(DATA FOR THIS EXERCISE Opens)
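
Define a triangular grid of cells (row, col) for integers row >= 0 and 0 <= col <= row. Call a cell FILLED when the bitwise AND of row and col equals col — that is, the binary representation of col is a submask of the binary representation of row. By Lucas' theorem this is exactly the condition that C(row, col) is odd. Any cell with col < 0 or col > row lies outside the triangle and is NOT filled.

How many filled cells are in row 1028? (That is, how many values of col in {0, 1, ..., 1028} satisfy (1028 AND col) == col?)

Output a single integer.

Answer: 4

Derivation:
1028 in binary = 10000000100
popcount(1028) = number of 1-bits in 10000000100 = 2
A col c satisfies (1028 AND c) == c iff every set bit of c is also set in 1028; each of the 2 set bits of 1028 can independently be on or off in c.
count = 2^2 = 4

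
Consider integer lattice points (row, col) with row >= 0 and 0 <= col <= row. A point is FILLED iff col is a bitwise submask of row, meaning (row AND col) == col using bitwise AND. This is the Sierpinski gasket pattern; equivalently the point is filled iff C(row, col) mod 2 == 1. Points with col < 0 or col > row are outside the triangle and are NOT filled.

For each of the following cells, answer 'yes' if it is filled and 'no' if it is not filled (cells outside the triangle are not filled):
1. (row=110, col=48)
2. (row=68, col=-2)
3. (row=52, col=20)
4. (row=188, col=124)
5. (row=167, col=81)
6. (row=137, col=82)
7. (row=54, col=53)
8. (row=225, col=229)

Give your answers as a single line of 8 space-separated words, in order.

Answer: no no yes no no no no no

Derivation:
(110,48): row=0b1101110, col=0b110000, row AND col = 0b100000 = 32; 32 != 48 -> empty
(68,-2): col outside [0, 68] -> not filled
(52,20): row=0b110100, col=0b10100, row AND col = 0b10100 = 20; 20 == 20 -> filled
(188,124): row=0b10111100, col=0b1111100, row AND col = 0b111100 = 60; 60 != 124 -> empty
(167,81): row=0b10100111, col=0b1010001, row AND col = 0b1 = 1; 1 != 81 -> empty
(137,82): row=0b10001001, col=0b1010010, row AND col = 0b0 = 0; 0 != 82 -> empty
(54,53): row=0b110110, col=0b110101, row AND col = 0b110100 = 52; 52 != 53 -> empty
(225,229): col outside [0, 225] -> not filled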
(DATA FOR THIS EXERCISE Closes)
(DATA FOR THIS EXERCISE Opens)
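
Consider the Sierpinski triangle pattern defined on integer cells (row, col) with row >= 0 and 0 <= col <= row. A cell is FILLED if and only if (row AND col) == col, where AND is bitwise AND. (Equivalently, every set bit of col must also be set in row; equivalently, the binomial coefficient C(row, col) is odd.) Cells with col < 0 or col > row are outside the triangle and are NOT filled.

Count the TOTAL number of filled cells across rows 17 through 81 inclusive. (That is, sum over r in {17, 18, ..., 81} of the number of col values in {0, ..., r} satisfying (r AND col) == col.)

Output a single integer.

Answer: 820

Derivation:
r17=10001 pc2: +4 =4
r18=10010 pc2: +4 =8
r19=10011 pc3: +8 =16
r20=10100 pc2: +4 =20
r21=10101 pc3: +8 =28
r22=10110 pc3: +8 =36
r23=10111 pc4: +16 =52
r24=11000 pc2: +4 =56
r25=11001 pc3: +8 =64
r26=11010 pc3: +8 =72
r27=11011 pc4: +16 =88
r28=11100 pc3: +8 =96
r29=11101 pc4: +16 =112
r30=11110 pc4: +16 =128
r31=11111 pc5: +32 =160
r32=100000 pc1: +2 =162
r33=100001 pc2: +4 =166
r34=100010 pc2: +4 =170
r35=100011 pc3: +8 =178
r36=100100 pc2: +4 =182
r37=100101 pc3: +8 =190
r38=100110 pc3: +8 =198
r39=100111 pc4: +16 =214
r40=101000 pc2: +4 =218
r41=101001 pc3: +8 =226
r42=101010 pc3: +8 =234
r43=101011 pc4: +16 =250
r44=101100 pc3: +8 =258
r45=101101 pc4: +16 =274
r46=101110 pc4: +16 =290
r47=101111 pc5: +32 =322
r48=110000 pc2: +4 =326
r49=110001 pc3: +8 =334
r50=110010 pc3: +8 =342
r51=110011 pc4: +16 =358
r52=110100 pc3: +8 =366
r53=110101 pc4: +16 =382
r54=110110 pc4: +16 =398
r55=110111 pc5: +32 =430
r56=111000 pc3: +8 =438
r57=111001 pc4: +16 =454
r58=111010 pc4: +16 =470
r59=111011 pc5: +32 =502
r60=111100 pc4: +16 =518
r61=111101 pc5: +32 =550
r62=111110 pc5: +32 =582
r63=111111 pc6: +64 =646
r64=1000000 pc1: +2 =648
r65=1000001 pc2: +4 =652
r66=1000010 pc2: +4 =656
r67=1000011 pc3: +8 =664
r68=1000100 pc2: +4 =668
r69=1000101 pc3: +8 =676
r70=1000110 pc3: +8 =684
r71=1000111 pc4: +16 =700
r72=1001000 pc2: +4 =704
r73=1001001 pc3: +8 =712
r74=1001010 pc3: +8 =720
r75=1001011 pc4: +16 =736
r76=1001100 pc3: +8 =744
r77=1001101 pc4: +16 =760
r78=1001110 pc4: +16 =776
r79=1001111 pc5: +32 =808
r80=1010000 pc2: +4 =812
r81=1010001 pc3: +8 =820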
(DATA FOR THIS EXERCISE Closes)
(DATA FOR THIS EXERCISE Opens)
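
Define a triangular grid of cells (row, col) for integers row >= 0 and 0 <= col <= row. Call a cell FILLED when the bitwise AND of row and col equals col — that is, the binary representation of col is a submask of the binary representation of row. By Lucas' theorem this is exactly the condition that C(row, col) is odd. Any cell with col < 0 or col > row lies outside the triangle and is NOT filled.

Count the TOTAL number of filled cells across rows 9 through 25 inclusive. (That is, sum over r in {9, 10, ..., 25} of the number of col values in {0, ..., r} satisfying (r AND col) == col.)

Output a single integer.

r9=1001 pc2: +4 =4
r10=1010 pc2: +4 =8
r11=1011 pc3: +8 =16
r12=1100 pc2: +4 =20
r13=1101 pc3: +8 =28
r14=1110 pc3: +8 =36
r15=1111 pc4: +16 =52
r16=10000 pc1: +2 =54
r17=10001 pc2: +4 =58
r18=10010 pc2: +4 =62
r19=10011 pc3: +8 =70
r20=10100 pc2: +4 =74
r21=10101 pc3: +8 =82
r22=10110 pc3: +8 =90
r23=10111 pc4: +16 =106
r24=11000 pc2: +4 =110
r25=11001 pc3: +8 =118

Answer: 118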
(DATA FOR THIS EXERCISE Closes)
**TASK INSTRUCTIONS**: Starting at the line that has "3. (row=52, col=20)" in the records above, restate word for word every line until the one that has "8. (row=225, col=229)", and include that one as well.

**OUTPUT OF THE TASK**:
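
3. (row=52, col=20)
4. (row=188, col=124)
5. (row=167, col=81)
6. (row=137, col=82)
7. (row=54, col=53)
8. (row=225, col=229)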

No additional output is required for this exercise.